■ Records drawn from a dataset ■
*** Block opens ***

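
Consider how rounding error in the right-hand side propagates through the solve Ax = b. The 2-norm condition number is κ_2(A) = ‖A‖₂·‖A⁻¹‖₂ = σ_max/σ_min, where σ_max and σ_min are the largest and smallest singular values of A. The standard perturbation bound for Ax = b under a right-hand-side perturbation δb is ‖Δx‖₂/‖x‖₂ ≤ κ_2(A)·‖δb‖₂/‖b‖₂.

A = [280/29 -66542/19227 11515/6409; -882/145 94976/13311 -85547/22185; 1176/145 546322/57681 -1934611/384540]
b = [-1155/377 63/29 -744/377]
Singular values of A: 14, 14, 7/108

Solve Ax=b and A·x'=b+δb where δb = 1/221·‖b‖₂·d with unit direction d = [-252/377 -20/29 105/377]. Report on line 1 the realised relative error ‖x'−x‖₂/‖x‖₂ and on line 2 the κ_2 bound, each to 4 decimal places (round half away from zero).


0.9774
0.9774

from the listed singular values, σ₁ = 14, σ_n = 7/108
κ = σ_max/σ_min = 14/(7/108) = 216.0000
bound on ‖Δx‖/‖x‖: κ·ε = 216.0000·1/221 = 0.9774
solve Ax = b  →  x = [-0.3000 0.0378 -0.0202]
‖b‖ = 4.2426, ‖x‖ = 0.3030
re-solving with b+δb shifts x by Δx of norm 0.2962
dividing the unrounded norms, ‖Δx‖/‖x‖ = 0.9774
realised/bound = 1 exactly: the bound is attained for this b and d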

*** Block closes ***

■ Your instructions ■
Each entry above needs to be returned exactly as written.

■ Your solution ■
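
Consider how rounding error in the right-hand side propagates through the solve Ax = b. The 2-norm condition number is κ_2(A) = ‖A‖₂·‖A⁻¹‖₂ = σ_max/σ_min, where σ_max and σ_min are the largest and smallest singular values of A. The standard perturbation bound for Ax = b under a right-hand-side perturbation δb is ‖Δx‖₂/‖x‖₂ ≤ κ_2(A)·‖δb‖₂/‖b‖₂.

A = [280/29 -66542/19227 11515/6409; -882/145 94976/13311 -85547/22185; 1176/145 546322/57681 -1934611/384540]
b = [-1155/377 63/29 -744/377]
Singular values of A: 14, 14, 7/108

Solve Ax=b and A·x'=b+δb where δb = 1/221·‖b‖₂·d with unit direction d = [-252/377 -20/29 105/377]. Report on line 1 the realised relative error ‖x'−x‖₂/‖x‖₂ and on line 2 the κ_2 bound, each to 4 decimal places (round half away from zero).


0.9774
0.9774

from the listed singular values, σ₁ = 14, σ_n = 7/108
κ = σ_max/σ_min = 14/(7/108) = 216.0000
bound on ‖Δx‖/‖x‖: κ·ε = 216.0000·1/221 = 0.9774
solve Ax = b  →  x = [-0.3000 0.0378 -0.0202]
‖b‖ = 4.2426, ‖x‖ = 0.3030
re-solving with b+δb shifts x by Δx of norm 0.2962
dividing the unrounded norms, ‖Δx‖/‖x‖ = 0.9774
realised/bound = 1 exactly: the bound is attained for this b and d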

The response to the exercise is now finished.